Data:
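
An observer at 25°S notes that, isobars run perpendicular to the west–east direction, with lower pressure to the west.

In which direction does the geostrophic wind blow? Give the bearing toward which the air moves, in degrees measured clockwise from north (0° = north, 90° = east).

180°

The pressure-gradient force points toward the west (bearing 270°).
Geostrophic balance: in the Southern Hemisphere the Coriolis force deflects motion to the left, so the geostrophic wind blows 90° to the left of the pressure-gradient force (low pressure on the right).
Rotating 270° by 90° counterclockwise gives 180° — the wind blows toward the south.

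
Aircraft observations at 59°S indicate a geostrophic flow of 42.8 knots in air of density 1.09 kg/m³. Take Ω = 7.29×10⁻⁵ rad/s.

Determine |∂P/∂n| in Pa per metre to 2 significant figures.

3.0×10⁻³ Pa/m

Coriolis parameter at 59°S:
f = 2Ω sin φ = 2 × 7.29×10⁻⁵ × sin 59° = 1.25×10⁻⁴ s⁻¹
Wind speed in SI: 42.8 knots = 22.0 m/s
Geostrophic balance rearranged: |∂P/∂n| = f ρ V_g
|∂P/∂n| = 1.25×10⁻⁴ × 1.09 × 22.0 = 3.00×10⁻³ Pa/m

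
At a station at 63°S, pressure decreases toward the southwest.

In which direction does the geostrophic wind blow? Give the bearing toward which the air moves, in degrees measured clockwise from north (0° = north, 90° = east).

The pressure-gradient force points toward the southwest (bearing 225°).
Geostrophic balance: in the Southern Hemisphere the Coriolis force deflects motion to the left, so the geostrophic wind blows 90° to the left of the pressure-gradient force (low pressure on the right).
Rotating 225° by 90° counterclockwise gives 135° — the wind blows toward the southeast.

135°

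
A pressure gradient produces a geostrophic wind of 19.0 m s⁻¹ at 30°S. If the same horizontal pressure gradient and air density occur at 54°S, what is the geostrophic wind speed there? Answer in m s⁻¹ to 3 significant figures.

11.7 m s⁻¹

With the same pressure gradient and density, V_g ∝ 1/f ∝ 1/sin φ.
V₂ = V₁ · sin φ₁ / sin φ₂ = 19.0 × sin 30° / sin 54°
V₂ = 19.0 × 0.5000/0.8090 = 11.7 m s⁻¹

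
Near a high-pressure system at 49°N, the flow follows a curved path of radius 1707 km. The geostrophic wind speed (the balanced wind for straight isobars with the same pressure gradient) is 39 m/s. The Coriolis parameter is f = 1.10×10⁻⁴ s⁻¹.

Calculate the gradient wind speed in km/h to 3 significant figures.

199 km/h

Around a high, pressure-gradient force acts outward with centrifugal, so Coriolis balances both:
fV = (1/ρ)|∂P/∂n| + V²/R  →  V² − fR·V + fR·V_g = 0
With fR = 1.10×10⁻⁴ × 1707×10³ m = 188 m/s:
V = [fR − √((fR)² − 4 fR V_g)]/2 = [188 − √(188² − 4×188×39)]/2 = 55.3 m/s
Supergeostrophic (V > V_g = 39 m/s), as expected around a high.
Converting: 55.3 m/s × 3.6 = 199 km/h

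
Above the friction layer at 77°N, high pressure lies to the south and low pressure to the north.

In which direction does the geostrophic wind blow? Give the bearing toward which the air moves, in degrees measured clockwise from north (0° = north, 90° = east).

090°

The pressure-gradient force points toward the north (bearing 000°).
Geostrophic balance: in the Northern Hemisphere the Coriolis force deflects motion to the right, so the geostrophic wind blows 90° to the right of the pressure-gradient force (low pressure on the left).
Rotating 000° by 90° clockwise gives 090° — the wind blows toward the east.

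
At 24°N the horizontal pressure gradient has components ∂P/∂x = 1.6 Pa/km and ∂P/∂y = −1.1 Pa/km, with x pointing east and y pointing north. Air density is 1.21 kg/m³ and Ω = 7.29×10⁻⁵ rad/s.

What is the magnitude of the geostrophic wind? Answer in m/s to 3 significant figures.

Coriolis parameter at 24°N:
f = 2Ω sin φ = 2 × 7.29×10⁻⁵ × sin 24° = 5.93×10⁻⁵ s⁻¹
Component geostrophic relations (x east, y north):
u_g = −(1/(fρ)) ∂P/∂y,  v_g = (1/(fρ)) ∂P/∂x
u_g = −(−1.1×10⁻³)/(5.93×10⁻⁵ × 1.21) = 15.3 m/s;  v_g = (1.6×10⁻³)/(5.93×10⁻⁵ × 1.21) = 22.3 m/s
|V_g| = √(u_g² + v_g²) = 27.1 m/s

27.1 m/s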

* * *

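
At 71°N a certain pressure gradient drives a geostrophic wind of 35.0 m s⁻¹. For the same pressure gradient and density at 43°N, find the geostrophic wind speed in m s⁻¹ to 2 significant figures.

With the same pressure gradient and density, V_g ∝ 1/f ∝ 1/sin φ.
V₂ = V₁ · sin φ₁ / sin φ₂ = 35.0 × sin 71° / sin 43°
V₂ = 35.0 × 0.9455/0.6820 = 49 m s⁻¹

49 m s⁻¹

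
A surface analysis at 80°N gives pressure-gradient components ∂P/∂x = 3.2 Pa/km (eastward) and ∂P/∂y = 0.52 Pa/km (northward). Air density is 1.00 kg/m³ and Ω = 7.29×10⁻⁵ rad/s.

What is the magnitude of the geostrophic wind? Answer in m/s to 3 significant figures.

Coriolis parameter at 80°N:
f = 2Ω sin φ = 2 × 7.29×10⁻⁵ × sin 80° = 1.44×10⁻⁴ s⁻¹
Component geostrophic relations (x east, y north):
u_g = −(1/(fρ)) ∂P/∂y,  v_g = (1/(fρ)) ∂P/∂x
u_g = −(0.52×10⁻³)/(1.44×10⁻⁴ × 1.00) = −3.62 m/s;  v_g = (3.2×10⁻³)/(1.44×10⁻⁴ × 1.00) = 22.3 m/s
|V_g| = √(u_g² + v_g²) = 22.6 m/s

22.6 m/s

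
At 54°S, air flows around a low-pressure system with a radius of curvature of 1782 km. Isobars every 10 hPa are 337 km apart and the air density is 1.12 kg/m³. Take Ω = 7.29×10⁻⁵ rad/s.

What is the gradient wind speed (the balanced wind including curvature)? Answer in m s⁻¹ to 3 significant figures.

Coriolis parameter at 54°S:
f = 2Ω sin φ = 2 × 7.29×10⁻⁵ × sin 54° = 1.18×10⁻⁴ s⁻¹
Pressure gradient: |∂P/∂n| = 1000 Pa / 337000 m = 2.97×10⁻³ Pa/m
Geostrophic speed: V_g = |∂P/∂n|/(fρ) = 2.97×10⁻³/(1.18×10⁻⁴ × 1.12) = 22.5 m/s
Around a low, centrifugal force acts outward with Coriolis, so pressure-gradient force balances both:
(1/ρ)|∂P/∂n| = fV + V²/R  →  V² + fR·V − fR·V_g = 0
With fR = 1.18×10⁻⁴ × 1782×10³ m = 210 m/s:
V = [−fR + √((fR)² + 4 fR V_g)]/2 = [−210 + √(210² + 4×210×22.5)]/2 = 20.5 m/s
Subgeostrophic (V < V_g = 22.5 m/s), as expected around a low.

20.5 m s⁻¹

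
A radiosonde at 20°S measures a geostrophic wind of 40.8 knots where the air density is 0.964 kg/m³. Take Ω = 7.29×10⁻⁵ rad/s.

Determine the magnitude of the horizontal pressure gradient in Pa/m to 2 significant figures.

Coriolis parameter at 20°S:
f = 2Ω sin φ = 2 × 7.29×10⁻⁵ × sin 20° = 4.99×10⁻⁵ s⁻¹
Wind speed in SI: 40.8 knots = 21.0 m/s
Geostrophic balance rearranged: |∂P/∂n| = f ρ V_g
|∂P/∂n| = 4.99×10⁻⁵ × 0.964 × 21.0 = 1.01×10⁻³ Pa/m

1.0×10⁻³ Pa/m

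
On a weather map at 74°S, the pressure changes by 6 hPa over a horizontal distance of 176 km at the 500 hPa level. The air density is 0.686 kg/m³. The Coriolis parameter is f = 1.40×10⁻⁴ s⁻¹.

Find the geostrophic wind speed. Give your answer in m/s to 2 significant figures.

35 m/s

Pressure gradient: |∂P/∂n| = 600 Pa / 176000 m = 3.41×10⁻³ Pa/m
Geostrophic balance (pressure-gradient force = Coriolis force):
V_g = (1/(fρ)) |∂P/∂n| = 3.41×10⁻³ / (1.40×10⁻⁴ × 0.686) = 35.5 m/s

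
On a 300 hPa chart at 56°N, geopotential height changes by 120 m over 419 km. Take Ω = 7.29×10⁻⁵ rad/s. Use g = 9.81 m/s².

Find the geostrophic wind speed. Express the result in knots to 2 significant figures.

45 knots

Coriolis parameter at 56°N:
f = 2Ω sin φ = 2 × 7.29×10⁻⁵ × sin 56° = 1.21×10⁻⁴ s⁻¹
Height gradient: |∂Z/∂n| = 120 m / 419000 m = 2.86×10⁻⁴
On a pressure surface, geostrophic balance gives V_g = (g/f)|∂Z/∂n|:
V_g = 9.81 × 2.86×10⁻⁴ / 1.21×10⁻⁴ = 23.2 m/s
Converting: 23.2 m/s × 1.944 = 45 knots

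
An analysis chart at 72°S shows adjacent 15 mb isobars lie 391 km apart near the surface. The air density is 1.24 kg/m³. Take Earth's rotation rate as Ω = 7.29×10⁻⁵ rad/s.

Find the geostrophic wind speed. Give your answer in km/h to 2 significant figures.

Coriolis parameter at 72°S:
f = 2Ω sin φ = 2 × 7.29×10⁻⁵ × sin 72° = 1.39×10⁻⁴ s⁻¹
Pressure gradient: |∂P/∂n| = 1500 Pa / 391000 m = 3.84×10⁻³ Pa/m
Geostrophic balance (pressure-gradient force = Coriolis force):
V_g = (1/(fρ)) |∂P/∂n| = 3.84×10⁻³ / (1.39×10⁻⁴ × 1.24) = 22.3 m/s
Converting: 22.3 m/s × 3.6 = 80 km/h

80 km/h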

--

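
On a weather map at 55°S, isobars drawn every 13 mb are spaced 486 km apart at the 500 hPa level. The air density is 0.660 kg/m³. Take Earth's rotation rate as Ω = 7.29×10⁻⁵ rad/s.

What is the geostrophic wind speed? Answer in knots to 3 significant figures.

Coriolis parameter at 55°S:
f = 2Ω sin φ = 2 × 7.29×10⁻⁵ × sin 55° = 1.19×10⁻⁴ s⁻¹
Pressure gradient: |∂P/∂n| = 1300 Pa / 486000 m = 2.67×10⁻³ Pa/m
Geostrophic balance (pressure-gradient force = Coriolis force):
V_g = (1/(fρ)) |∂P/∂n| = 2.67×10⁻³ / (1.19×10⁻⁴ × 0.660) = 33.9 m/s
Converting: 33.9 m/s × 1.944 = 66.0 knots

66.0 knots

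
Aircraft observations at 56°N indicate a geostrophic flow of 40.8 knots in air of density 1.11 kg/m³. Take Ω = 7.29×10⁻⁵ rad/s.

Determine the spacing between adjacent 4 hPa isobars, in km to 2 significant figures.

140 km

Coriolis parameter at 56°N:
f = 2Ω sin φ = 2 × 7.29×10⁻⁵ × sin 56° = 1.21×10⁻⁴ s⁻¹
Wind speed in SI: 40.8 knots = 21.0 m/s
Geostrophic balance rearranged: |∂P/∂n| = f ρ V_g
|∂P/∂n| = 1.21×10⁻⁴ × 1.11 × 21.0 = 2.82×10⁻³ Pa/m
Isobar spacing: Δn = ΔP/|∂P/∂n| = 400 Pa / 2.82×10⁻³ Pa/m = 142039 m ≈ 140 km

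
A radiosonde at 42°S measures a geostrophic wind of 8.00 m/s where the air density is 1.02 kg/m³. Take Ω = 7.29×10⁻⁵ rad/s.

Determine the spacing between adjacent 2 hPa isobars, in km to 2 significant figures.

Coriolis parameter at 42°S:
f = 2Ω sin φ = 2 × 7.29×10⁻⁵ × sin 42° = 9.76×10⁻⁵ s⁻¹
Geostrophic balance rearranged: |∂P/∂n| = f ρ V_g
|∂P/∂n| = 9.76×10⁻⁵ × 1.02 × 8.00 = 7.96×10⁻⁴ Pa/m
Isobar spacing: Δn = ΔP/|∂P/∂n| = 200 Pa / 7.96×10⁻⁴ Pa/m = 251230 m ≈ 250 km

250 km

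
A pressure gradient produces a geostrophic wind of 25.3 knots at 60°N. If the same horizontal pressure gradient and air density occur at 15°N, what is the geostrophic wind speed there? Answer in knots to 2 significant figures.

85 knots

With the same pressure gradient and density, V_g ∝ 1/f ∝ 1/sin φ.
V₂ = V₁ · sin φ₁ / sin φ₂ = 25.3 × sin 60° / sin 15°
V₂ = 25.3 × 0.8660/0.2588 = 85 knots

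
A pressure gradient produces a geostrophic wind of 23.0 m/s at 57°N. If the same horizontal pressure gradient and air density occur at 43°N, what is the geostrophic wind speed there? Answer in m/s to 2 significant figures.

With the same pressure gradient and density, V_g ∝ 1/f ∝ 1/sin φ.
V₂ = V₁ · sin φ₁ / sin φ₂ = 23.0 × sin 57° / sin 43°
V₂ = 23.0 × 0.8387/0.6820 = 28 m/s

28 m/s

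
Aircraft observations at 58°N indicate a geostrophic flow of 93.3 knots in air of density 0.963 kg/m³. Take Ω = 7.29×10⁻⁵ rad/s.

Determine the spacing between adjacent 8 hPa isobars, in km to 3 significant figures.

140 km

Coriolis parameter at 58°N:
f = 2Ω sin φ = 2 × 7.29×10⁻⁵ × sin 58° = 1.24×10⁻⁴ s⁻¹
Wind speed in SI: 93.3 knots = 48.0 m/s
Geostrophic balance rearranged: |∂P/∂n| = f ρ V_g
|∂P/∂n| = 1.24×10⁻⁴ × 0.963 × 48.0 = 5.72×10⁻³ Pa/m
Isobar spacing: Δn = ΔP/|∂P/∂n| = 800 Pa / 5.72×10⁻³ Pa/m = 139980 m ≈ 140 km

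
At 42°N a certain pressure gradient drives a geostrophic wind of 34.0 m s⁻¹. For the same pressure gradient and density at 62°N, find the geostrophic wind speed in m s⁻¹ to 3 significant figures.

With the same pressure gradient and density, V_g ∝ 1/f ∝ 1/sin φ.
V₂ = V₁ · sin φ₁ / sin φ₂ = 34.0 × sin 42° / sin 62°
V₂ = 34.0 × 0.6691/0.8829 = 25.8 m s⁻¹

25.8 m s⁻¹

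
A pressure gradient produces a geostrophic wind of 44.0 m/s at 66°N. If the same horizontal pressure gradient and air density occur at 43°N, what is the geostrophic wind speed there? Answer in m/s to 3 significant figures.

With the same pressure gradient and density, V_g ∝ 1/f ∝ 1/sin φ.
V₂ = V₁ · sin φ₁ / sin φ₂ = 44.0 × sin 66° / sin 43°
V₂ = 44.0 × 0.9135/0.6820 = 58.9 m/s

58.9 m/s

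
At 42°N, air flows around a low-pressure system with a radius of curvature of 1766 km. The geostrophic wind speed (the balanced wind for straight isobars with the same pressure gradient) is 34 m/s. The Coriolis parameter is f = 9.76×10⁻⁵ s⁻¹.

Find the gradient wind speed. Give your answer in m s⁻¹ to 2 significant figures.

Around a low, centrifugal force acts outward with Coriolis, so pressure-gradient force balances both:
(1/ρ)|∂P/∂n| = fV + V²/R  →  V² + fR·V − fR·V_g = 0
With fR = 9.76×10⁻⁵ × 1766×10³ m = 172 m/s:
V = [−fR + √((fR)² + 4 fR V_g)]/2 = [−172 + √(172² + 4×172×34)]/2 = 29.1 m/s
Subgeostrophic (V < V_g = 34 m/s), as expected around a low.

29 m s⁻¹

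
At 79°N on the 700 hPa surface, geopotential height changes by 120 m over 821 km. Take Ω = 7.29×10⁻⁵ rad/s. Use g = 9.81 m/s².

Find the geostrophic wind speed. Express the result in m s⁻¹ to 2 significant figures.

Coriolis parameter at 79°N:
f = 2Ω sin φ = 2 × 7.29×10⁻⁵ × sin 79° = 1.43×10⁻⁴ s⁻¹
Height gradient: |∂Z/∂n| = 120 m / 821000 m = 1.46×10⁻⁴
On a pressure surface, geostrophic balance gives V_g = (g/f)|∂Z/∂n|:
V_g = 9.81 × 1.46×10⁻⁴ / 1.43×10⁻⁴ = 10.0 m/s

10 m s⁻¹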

Task item: Find the string "flows" in the data. Report each line it appears in.

Answer space:
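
At 54°S, air flows around a low-pressure system with a radius of curvature of 1782 km. Isobars every 10 hPa are 337 km apart and the air density is 1.12 kg/m³. Take Ω = 7.29×10⁻⁵ rad/s.
At 42°N, air flows around a low-pressure system with a radius of curvature of 1766 km. The geostrophic wind speed (the balanced wind for straight isobars with the same pressure gradient) is 34 m/s. The Coriolis parameter is f = 9.76×10⁻⁵ s⁻¹.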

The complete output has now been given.